*PROBLEM DETAILS*
Lines in the listing below containing the string "rivals" are to be identified and copied.

*EXTRACTED ENTRIES*
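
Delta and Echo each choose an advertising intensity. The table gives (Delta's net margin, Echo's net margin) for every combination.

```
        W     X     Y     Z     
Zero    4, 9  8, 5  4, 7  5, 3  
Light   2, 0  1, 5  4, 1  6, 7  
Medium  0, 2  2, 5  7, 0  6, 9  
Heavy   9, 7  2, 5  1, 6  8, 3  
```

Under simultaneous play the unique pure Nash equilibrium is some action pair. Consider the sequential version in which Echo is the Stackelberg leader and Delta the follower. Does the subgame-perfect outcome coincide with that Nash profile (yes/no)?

yes

Delta best-responds to each possible Echo move:
- W: BR = Heavy, leader payoff 7.
- X: BR = Zero, leader payoff 5.
- Y: BR = Medium, leader payoff 0.
- Z: BR = Heavy, leader payoff 3.
Echo's induced payoffs are 7, 5, 0, 3, so Echo commits to W. Subgame-perfect outcome: (Heavy, W) with payoffs (9, 7).
Under simultaneous play:
Delta's best replies: W→Heavy; X→Zero; Y→Medium; Z→Heavy.
Echo's best replies: Zero→W; Light→Z; Medium→Z; Heavy→W.
Only (Heavy, W) has each player best-responding; Nash payoffs (9, 7).
Sequential outcome (Heavy, W) coincides with the Nash profile (Heavy, W).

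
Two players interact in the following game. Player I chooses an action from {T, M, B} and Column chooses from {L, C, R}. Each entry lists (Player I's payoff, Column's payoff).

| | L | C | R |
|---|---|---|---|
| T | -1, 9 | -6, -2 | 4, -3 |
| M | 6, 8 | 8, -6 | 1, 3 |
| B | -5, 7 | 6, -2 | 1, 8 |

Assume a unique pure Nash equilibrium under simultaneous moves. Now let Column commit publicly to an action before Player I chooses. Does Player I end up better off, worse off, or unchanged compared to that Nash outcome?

unchanged

Work backward from Player I's decision.
- L → Player I plays M (best of -1, 6, -5); Column gets 8.
- C → Player I plays M (best of -6, 8, 6); Column gets -6.
- R → Player I plays T (best of 4, 1, 1); Column gets -3.
Column's induced payoffs are 8, -6, -3, so Column commits to L. Subgame-perfect outcome: (M, L) with payoffs (6, 8).
Under simultaneous play:
Player I's best replies: L→M; C→M; R→T.
Column's best replies: T→L; M→L; B→R.
Only (M, L) has each player best-responding; Nash payoffs (6, 8).
Player I earns 6 sequentially versus 6 at the Nash outcome: unchanged.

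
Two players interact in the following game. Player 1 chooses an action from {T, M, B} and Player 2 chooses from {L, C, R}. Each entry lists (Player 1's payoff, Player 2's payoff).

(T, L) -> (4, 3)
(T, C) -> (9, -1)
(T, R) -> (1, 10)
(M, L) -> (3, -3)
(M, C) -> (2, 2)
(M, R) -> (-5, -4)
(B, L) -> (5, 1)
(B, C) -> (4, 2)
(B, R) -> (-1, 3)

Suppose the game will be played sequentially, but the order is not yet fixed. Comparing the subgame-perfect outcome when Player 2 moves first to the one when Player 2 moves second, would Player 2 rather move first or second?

If Player 1 leads: Player 2's best replies are T→R, M→C, B→R; Player 1's induced payoffs 1, 2, -1; outcome (M, C), payoffs (2, 2).
If Player 2 leads: Player 1's best replies are L→B, C→T, R→T; Player 2's induced payoffs 1, -1, 10; outcome (T, R), payoffs (1, 10).
Player 2 gets 10 moving first and 2 moving second, so Player 2 prefers to move first.

first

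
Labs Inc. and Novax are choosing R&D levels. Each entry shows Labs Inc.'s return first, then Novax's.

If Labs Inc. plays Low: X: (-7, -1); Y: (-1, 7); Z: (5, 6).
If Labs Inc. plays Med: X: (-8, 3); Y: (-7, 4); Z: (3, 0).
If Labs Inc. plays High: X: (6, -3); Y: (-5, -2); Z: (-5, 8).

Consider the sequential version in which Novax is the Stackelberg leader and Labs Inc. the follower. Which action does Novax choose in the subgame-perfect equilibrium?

Y

Labs Inc. best-responds to each possible Novax move:
- X: BR = High, leader payoff -3.
- Y: BR = Low, leader payoff 7.
- Z: BR = Low, leader payoff 6.
Maximizing over -3, 7, 6, Novax chooses Y. Subgame-perfect outcome: (Low, Y) with payoffs (-1, 7).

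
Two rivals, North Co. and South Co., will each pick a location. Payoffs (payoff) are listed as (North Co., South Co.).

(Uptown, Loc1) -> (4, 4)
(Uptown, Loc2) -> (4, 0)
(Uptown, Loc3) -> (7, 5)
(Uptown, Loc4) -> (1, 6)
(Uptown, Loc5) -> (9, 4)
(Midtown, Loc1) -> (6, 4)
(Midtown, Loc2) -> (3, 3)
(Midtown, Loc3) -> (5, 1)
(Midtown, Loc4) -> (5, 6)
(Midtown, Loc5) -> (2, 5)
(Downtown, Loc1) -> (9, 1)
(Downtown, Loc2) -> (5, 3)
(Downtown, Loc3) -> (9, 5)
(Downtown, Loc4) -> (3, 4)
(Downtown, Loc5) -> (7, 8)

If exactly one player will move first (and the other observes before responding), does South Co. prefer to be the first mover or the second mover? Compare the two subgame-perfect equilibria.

second

If North Co. leads: South Co.'s best replies are Uptown→Loc4, Midtown→Loc4, Downtown→Loc5; North Co.'s induced payoffs 1, 5, 7; outcome (Downtown, Loc5), payoffs (7, 8).
If South Co. leads: North Co.'s best replies are Loc1→Downtown, Loc2→Downtown, Loc3→Downtown, Loc4→Midtown, Loc5→Uptown; South Co.'s induced payoffs 1, 3, 5, 6, 4; outcome (Midtown, Loc4), payoffs (5, 6).
South Co. gets 6 moving first and 8 moving second, so South Co. prefers to move second.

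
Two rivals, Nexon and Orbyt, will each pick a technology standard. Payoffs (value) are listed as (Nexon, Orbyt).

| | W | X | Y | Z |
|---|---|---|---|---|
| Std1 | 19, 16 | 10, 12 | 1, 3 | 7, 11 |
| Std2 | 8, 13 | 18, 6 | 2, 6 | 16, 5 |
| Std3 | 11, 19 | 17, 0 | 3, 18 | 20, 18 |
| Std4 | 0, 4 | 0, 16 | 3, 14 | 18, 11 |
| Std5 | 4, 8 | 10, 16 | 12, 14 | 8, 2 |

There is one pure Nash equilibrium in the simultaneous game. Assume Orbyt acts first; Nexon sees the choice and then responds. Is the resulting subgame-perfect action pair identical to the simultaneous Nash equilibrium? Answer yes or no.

no

Solve by backward induction (Orbyt leads).
- W → Nexon plays Std1 (best of 19, 8, 11, 0, 4); Orbyt gets 16.
- X → Nexon plays Std2 (best of 10, 18, 17, 0, 10); Orbyt gets 6.
- Y → Nexon plays Std5 (best of 1, 2, 3, 3, 12); Orbyt gets 14.
- Z → Nexon plays Std3 (best of 7, 16, 20, 18, 8); Orbyt gets 18.
Orbyt's induced payoffs are 16, 6, 14, 18, so Orbyt commits to Z. Subgame-perfect outcome: (Std3, Z) with payoffs (20, 18).
For the simultaneous game, intersect best replies.
Nexon's best replies: W→Std1; X→Std2; Y→Std5; Z→Std3.
Orbyt's best replies: Std1→W; Std2→W; Std3→W; Std4→X; Std5→X.
The unique mutual best reply is (Std1, W), giving (19, 16).
Sequential outcome (Std3, Z) differs from the Nash profile (Std1, W).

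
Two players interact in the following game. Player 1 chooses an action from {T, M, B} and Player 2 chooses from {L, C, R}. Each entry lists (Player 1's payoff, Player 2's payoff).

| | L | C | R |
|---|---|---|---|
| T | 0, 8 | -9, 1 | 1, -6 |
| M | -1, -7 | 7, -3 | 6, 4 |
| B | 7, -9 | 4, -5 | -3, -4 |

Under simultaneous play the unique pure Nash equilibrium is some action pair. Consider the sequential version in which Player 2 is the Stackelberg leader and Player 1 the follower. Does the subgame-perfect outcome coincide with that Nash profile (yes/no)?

Player 1 best-responds to each possible Player 2 move:
- L: Player 1 compares 0, -1, 7 and picks B; Player 2 would get -9.
- C: Player 1 compares -9, 7, 4 and picks M; Player 2 would get -3.
- R: Player 1 compares 1, 6, -3 and picks M; Player 2 would get 4.
Player 2's induced payoffs are -9, -3, 4, so Player 2 commits to R. Subgame-perfect outcome: (M, R) with payoffs (6, 4).
Under simultaneous play:
Player 1's best replies: L→B; C→M; R→M.
Player 2's best replies: T→L; M→R; B→R.
Only (M, R) has each player best-responding; Nash payoffs (6, 4).
Sequential outcome (M, R) coincides with the Nash profile (M, R).

yes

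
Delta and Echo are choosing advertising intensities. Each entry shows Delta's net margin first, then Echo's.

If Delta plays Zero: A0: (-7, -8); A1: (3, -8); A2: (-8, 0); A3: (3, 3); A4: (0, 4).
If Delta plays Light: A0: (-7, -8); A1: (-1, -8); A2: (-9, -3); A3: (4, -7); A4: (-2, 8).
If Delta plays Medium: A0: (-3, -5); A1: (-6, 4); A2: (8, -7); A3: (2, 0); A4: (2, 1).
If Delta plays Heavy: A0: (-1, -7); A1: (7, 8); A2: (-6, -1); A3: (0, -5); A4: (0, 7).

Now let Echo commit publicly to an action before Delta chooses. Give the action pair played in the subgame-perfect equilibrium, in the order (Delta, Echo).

(Heavy, A1)

Solve by backward induction (Echo leads).
- A0: BR = Heavy, leader payoff -7.
- A1: BR = Heavy, leader payoff 8.
- A2: BR = Medium, leader payoff -7.
- A3: BR = Light, leader payoff -7.
- A4: BR = Medium, leader payoff 1.
Echo's induced payoffs are -7, 8, -7, -7, 1, so Echo commits to A1. Subgame-perfect outcome: (Heavy, A1) with payoffs (7, 8).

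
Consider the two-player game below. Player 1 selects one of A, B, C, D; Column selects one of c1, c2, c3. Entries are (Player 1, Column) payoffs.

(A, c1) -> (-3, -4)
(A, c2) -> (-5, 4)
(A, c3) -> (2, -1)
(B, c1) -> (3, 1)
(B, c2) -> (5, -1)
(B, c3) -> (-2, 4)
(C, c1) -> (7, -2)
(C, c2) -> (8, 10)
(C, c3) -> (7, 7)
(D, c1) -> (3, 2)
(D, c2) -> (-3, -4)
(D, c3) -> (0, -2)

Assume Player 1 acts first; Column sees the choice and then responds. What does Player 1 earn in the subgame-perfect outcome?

8

Column best-responds to each possible Player 1 move:
- A: BR = c2, leader payoff -5.
- B: BR = c3, leader payoff -2.
- C: BR = c2, leader payoff 8.
- D: BR = c1, leader payoff 3.
Player 1's induced payoffs are -5, -2, 8, 3, so Player 1 commits to C. Subgame-perfect outcome: (C, c2) with payoffs (8, 10).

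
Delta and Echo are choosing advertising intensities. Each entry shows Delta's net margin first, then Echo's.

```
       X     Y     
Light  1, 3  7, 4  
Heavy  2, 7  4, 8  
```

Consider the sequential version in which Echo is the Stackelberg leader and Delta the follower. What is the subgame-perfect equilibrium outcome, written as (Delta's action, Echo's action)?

(Heavy, X)

Solve by backward induction (Echo leads).
- X: Delta compares 1, 2 and picks Heavy; Echo would get 7.
- Y: Delta compares 7, 4 and picks Light; Echo would get 4.
Echo's induced payoffs are 7, 4, so Echo commits to X. Subgame-perfect outcome: (Heavy, X) with payoffs (2, 7).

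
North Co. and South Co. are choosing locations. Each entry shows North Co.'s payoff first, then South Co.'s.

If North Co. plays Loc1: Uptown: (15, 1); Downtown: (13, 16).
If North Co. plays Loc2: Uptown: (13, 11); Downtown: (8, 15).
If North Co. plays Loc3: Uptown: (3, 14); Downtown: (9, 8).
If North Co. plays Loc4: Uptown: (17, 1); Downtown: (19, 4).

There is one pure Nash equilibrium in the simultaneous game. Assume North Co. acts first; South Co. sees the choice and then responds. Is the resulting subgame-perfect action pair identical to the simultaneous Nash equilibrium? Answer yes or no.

Work backward from South Co.'s decision.
- Loc1: BR = Downtown, leader payoff 13.
- Loc2: BR = Downtown, leader payoff 8.
- Loc3: BR = Uptown, leader payoff 3.
- Loc4: BR = Downtown, leader payoff 19.
Maximizing over 13, 8, 3, 19, North Co. chooses Loc4. Subgame-perfect outcome: (Loc4, Downtown) with payoffs (19, 4).
Under simultaneous play:
North Co.'s best replies: Uptown→Loc4; Downtown→Loc4.
South Co.'s best replies: Loc1→Downtown; Loc2→Downtown; Loc3→Uptown; Loc4→Downtown.
The unique mutual best reply is (Loc4, Downtown), giving (19, 4).
Sequential outcome (Loc4, Downtown) coincides with the Nash profile (Loc4, Downtown).

yes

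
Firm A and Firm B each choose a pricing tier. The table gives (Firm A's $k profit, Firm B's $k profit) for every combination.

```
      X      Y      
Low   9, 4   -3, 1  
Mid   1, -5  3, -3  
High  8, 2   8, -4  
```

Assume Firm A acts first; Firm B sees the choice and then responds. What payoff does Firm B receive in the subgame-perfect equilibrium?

Work backward from Firm B's decision.
- Low → Firm B plays X (best of 4, 1); Firm A gets 9.
- Mid → Firm B plays Y (best of -5, -3); Firm A gets 3.
- High → Firm B plays X (best of 2, -4); Firm A gets 8.
Maximizing over 9, 3, 8, Firm A chooses Low. Subgame-perfect outcome: (Low, X) with payoffs (9, 4).

4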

*SOLUTION FOR THIS PROBLEM*
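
Two rivals, North Co. and South Co., will each pick a location. Payoffs (payoff) are listed as (North Co., South Co.).
Two rivals, Nexon and Orbyt, will each pick a technology standard. Payoffs (value) are listed as (Nexon, Orbyt).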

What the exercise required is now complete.